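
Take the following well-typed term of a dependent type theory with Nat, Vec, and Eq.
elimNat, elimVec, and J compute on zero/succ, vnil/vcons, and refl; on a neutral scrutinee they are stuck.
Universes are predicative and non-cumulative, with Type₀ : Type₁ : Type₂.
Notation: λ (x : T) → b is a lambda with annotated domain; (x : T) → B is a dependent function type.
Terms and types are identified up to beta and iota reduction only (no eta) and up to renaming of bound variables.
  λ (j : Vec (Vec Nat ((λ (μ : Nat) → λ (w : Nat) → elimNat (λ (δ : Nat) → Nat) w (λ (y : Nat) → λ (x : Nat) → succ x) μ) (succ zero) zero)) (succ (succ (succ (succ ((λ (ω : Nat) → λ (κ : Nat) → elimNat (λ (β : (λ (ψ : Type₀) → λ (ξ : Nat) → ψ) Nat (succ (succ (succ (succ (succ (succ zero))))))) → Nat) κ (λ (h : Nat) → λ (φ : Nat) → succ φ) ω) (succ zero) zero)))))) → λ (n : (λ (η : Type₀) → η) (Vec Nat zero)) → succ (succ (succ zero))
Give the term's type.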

+ + +

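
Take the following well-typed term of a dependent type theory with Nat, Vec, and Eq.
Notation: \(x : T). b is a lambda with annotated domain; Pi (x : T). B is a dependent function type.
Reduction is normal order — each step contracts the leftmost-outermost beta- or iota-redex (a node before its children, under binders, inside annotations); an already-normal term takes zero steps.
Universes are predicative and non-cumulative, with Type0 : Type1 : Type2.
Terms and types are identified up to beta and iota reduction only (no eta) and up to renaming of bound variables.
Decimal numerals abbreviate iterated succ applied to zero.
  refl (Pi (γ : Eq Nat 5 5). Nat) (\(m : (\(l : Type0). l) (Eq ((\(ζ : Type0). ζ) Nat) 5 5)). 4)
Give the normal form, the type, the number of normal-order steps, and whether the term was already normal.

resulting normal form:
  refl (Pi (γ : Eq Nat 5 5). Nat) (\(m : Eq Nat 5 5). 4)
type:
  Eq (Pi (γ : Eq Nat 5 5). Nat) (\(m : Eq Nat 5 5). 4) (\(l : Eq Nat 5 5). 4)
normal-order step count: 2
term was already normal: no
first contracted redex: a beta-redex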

+ + +

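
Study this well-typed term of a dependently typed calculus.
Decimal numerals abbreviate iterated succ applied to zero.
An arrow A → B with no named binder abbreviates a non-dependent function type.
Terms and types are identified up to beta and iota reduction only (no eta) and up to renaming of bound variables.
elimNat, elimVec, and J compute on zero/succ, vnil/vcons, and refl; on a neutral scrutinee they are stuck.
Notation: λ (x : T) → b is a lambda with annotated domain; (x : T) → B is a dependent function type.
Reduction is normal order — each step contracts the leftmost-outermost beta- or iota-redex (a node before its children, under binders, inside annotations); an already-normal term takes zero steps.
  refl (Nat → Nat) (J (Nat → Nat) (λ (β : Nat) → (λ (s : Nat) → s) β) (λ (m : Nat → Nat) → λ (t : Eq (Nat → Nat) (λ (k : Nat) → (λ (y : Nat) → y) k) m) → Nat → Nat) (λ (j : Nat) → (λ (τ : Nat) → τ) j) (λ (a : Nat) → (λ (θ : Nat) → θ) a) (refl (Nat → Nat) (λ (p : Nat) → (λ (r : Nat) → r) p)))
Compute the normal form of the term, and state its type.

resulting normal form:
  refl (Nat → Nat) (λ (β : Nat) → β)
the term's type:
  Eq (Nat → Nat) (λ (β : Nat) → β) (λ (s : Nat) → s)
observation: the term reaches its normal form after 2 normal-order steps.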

+ + +

What you will do
Word for word, restate the lines of the listing above starting at the line with "λ (j : Vec (Vec" and ending at the line with "Give the term's type.", and nothing outside them.

Solution to this task
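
  λ (j : Vec (Vec Nat ((λ (μ : Nat) → λ (w : Nat) → elimNat (λ (δ : Nat) → Nat) w (λ (y : Nat) → λ (x : Nat) → succ x) μ) (succ zero) zero)) (succ (succ (succ (succ ((λ (ω : Nat) → λ (κ : Nat) → elimNat (λ (β : (λ (ψ : Type₀) → λ (ξ : Nat) → ψ) Nat (succ (succ (succ (succ (succ (succ zero))))))) → Nat) κ (λ (h : Nat) → λ (φ : Nat) → succ φ) ω) (succ zero) zero)))))) → λ (n : (λ (η : Type₀) → η) (Vec Nat zero)) → succ (succ (succ zero))
Give the term's type.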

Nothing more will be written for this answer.